### AVAILABLE DATA
BEGIN

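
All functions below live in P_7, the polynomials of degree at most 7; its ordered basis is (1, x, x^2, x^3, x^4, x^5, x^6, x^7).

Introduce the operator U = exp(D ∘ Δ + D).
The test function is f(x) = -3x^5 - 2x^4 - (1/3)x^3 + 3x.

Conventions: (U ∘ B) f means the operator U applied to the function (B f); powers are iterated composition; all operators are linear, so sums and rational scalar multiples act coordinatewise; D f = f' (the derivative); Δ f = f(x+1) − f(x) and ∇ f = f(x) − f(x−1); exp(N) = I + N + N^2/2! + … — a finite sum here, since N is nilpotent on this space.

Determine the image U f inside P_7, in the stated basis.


order-1 term: -15x^4 - 68x^3 - 115x^2 - 86x - 21
order-2 term: -30x^3 - 192x^2 - 409x - 290
order-3 term: -30x^2 - 188x - 883/3
order-4 term: -15x - 62
order-5 term: -3
the series for exp(D ∘ Δ + D) f terminates at order 5
exp(D ∘ Δ + D) f = -3x^5 - 17x^4 - (295/3)x^3 - 337x^2 - 695x - 2011/3

g(x) = -3x^5 - 17x^4 - (295/3)x^3 - 337x^2 - 695x - 2011/3


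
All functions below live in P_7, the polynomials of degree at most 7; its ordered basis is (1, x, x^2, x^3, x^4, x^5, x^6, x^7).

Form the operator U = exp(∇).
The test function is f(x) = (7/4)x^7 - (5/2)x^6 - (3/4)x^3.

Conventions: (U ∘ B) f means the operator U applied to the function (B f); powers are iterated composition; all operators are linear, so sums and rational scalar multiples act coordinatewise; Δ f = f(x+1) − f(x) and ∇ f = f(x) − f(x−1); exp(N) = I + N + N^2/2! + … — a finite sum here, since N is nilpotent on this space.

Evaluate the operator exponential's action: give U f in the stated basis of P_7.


order-1 term: (49/4)x^6 - (207/4)x^5 + (395/4)x^4 - (445/4)x^3 + 72x^2 - 25x + 7/2
order-2 term: (147/4)x^5 - (885/4)x^4 + (2315/4)x^3 - (3255/4)x^2 + (1205/2)x - 371/2
order-3 term: (245/4)x^4 - (835/2)x^3 + (4575/4)x^2 - (2955/2)x + 751
order-4 term: (245/4)x^3 - 405x^2 + (3785/4)x - 775
order-5 term: (147/4)x^2 - (795/4)x + 565/2
order-6 term: (49/4)x - 157/4
order-7 term: 7/4
the series for exp(∇) f terminates at order 7
exp(∇) f = (7/4)x^7 + (39/4)x^6 - 15x^5 - (245/4)x^4 + (221/2)x^3 + (135/4)x^2 - (561/4)x + 39

g(x) = (7/4)x^7 + (39/4)x^6 - 15x^5 - (245/4)x^4 + (221/2)x^3 + (135/4)x^2 - (561/4)x + 39


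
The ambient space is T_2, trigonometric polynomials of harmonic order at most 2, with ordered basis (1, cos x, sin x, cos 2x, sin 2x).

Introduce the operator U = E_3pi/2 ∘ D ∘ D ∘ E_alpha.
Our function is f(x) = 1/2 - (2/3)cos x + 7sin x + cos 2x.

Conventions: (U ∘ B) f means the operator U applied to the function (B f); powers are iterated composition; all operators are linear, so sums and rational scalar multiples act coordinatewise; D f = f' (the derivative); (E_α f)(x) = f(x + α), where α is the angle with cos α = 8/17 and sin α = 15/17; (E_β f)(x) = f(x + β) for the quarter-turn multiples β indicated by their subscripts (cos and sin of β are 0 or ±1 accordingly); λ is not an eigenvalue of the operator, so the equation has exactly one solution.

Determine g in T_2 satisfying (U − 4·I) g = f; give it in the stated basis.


write g with unknown coordinates in the stated basis and equate coefficients in (U − 4·I) g = f
solving from the highest basis element down gives g = -1/8 - (2/1227)cos x - (1759/1227)sin x - (1/8)cos 2x + (1/15)sin 2x
check: U g = -(826/1227)cos x + (1553/1227)sin x + (1/2)cos 2x + (4/15)sin 2x
so U g − 4·g = 1/2 - (2/3)cos x + 7sin x + cos 2x = f ✓

the image equals g(x) = -1/8 - (2/1227)cos x - (1759/1227)sin x - (1/8)cos 2x + (1/15)sin 2x


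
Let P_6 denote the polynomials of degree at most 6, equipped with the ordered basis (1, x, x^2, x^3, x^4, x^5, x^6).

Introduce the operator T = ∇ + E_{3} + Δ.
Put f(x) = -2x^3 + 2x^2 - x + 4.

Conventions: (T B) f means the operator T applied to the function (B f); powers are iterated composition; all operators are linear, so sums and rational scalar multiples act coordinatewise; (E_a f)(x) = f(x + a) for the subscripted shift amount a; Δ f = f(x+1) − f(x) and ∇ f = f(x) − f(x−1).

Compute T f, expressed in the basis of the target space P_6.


the result is g(x) = -2x^3 - 28x^2 - 35x - 41

∇ f = -6x^2 + 10x - 5
E_{3} f = -2x^3 - 16x^2 - 43x - 35
Δ f = -6x^2 - 2x - 1
(∇ + E_{3} + Δ) f = -2x^3 - 28x^2 - 35x - 41


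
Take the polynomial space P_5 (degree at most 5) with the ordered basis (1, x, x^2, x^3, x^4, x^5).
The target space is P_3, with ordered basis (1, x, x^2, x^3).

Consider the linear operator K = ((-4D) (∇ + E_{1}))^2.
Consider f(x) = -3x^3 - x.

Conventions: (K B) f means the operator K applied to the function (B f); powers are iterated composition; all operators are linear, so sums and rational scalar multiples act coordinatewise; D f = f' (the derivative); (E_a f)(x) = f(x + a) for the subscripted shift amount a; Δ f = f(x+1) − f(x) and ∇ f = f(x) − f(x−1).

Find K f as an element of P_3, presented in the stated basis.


∇ f = -9x^2 + 9x - 4
E_{1} f = -3x^3 - 9x^2 - 10x - 4
(∇ + E_{1}) f = -3x^3 - 18x^2 - x - 8
D (∇ + E_{1}) f = -9x^2 - 36x - 1
(-4D) (∇ + E_{1}) f = 36x^2 + 144x + 4
∇ ((-4D) (∇ + E_{1})) f = 72x + 108
E_{1} ((-4D) (∇ + E_{1})) f = 36x^2 + 216x + 184
(∇ + E_{1}) ((-4D) (∇ + E_{1})) f = 36x^2 + 288x + 292
D (∇ + E_{1}) ((-4D) (∇ + E_{1})) f = 72x + 288
(-4D) (∇ + E_{1}) ((-4D) (∇ + E_{1})) f = -288x - 1152

g(x) = -288x - 1152


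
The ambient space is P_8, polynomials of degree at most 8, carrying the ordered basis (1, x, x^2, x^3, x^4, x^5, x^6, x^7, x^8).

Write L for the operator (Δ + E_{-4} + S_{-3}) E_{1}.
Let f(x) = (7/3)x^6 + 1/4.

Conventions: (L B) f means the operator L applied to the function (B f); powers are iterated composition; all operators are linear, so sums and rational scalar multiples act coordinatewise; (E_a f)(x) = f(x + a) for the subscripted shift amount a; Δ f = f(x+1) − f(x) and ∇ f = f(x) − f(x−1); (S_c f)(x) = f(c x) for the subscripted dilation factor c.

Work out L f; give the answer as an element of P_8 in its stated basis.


E_{1} f = (7/3)x^6 + 14x^5 + 35x^4 + (140/3)x^3 + 35x^2 + 14x + 31/12
Δ E_{1} f = 14x^5 + 105x^4 + (980/3)x^3 + 525x^2 + 434x + 147
E_{-4} E_{1} f = (7/3)x^6 - 42x^5 + 315x^4 - 1260x^3 + 2835x^2 - 3402x + 6805/4
S_{-3} E_{1} f = 1701x^6 - 3402x^5 + 2835x^4 - 1260x^3 + 315x^2 - 42x + 31/12
(Δ + E_{-4} + S_{-3}) E_{1} f = (5110/3)x^6 - 3430x^5 + 3255x^4 - (6580/3)x^3 + 3675x^2 - 3010x + 11105/6

the image equals g(x) = (5110/3)x^6 - 3430x^5 + 3255x^4 - (6580/3)x^3 + 3675x^2 - 3010x + 11105/6


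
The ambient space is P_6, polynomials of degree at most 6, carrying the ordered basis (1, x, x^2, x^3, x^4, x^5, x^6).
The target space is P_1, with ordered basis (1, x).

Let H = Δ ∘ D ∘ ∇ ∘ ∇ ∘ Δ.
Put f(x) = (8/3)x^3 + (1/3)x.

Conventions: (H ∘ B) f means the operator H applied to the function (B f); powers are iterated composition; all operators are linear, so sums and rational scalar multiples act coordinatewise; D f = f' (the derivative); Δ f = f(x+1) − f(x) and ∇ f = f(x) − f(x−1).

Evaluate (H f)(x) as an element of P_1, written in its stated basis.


g(x) = 0

Δ f = 8x^2 + 8x + 3
∇ Δ f = 16x
∇ ∇ Δ f = 16
D (∇ ∘ ∇ ∘ Δ) f = 0
Δ D (∇ ∘ ∇ ∘ Δ) f = 0


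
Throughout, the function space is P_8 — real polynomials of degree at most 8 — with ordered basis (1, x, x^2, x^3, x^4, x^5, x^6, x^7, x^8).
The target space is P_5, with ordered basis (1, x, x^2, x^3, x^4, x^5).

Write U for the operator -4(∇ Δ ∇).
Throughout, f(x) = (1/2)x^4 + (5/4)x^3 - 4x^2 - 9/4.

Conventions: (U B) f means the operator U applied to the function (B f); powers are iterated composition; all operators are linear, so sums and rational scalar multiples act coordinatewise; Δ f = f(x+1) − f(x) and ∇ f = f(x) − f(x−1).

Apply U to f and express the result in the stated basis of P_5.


the image equals g(x) = -48x - 6

∇ f = 2x^3 + (3/4)x^2 - (39/4)x + 19/4
Δ ∇ f = 6x^2 + (15/2)x - 7
∇ Δ ∇ f = 12x + 3/2
(-4(∇ Δ ∇)) f = -48x - 6


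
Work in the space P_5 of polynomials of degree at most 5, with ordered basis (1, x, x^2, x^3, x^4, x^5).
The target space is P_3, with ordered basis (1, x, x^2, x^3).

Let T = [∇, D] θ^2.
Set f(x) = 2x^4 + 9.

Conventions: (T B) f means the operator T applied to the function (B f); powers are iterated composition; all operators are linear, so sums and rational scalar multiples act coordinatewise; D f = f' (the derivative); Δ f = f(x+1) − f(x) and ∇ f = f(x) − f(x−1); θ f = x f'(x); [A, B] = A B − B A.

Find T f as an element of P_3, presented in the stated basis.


θ f = 8x^4
θ θ f = 32x^4
D θ^2 f = 128x^3
∇ D θ^2 f = 384x^2 - 384x + 128
∇ θ^2 f = 128x^3 - 192x^2 + 128x - 32
D ∇ θ^2 f = 384x^2 - 384x + 128
[∇, D] θ^2 f = 0

the image equals g(x) = 0


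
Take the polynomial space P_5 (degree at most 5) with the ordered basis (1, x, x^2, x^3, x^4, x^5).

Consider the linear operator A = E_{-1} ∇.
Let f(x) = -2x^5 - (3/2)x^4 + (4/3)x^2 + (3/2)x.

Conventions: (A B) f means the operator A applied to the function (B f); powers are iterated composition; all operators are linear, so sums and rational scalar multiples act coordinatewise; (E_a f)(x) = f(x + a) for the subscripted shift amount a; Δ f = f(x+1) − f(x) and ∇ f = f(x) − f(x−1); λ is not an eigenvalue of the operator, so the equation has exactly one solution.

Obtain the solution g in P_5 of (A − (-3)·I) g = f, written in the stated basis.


the image equals g(x) = -(2/3)x^5 + (11/18)x^4 - (202/27)x^3 + (733/27)x^2 - (10111/162)x + 18311/243

write g with unknown coordinates in the stated basis and equate coefficients in (A − (-3)·I) g = f
solving from the highest basis element down gives g = -(2/3)x^5 + (11/18)x^4 - (202/27)x^3 + (733/27)x^2 - (10111/162)x + 18311/243
check: A g = -(10/3)x^4 + (202/9)x^3 - (721/9)x^2 + (5096/27)x - 18311/81
so A g − (-3)·g = -2x^5 - (3/2)x^4 + (4/3)x^2 + (3/2)x = f ✓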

END

Return each line of the listing that holds the word "Throughout".

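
Throughout, the function space is P_8 — real polynomials of degree at most 8 — with ordered basis (1, x, x^2, x^3, x^4, x^5, x^6, x^7, x^8).
Throughout, f(x) = (1/2)x^4 + (5/4)x^3 - 4x^2 - 9/4.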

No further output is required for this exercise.